> Given entries:
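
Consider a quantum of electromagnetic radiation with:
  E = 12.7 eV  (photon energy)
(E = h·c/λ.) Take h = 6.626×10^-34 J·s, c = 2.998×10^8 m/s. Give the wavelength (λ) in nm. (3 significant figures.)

97.6 nm

Rearranging E = h·c/λ for λ: λ = hc/E.
E = 12.7 eV = 2.035×10^-18 J; h = 6.626×10^-34 J·s; c = 2.998×10^8 m/s.
λ = 9.763×10^-8 m
9.763×10^-8 m × (1 nm / 1.000×10^-9 m) = 97.63 nm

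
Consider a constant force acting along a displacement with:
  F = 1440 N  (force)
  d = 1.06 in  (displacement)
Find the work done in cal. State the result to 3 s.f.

9.27 cal

Directly: W = F·d.
F = 1440 N; d = 1.06 in = 0.02692 m.
W = 38.77 J  (the unit combination reduces to kg·m²/s² = J)
38.77 J × (1 cal / 4.184 J) = 9.266 cal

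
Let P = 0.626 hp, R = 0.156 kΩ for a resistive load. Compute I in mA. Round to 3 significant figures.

1730 mA

Rearranging: I = √(P/R).
P = 0.626 hp = 466.8 W; R = 0.156 kΩ = 156.0 Ω.
I = 1.730 A
1.730 A × (1 mA / 0.001000 A) = 1730 mA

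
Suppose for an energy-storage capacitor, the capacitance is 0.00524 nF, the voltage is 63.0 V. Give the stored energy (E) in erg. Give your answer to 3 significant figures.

E is given directly by: E = ½CV².
C = 0.00524 nF = 5.240×10^-12 F; V = 63.0 V.
E = 1.040×10^-8 J  (the unit combination reduces to kg·m²/s² = J)
1.040×10^-8 J × (1 erg / 1.000×10^-7 J) = 0.1040 erg

0.104 erg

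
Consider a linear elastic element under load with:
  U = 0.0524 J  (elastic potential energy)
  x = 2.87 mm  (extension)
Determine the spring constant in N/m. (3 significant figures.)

Solving U = ½k·x² for k: k = 2U/x².
U = 0.0524 J; x = 2.87 mm = 0.002870 m.
k = 12723 N/m

12700 N/m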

> Exercise details: Mind each word and retype the entire listing above.

> Answer for this exercise:
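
Consider a quantum of electromagnetic radiation with:
  E = 12.7 eV  (photon energy)
(E = h·c/λ.) Take h = 6.626×10^-34 J·s, c = 2.998×10^8 m/s. Give the wavelength (λ) in nm. (3 significant figures.)

97.6 nm

Rearranging E = h·c/λ for λ: λ = hc/E.
E = 12.7 eV = 2.035×10^-18 J; h = 6.626×10^-34 J·s; c = 2.998×10^8 m/s.
λ = 9.763×10^-8 m
9.763×10^-8 m × (1 nm / 1.000×10^-9 m) = 97.63 nm

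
Consider a constant force acting along a displacement with:
  F = 1440 N  (force)
  d = 1.06 in  (displacement)
Find the work done in cal. State the result to 3 s.f.

9.27 cal

Directly: W = F·d.
F = 1440 N; d = 1.06 in = 0.02692 m.
W = 38.77 J  (the unit combination reduces to kg·m²/s² = J)
38.77 J × (1 cal / 4.184 J) = 9.266 cal

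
Let P = 0.626 hp, R = 0.156 kΩ for a resistive load. Compute I in mA. Round to 3 significant figures.

1730 mA

Rearranging: I = √(P/R).
P = 0.626 hp = 466.8 W; R = 0.156 kΩ = 156.0 Ω.
I = 1.730 A
1.730 A × (1 mA / 0.001000 A) = 1730 mA

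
Suppose for an energy-storage capacitor, the capacitance is 0.00524 nF, the voltage is 63.0 V. Give the stored energy (E) in erg. Give your answer to 3 significant figures.

E is given directly by: E = ½CV².
C = 0.00524 nF = 5.240×10^-12 F; V = 63.0 V.
E = 1.040×10^-8 J  (the unit combination reduces to kg·m²/s² = J)
1.040×10^-8 J × (1 erg / 1.000×10^-7 J) = 0.1040 erg

0.104 erg

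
Consider a linear elastic element under load with:
  U = 0.0524 J  (elastic potential energy)
  x = 2.87 mm  (extension)
Determine the spring constant in N/m. (3 significant figures.)

Solving U = ½k·x² for k: k = 2U/x².
U = 0.0524 J; x = 2.87 mm = 0.002870 m.
k = 12723 N/m

12700 N/m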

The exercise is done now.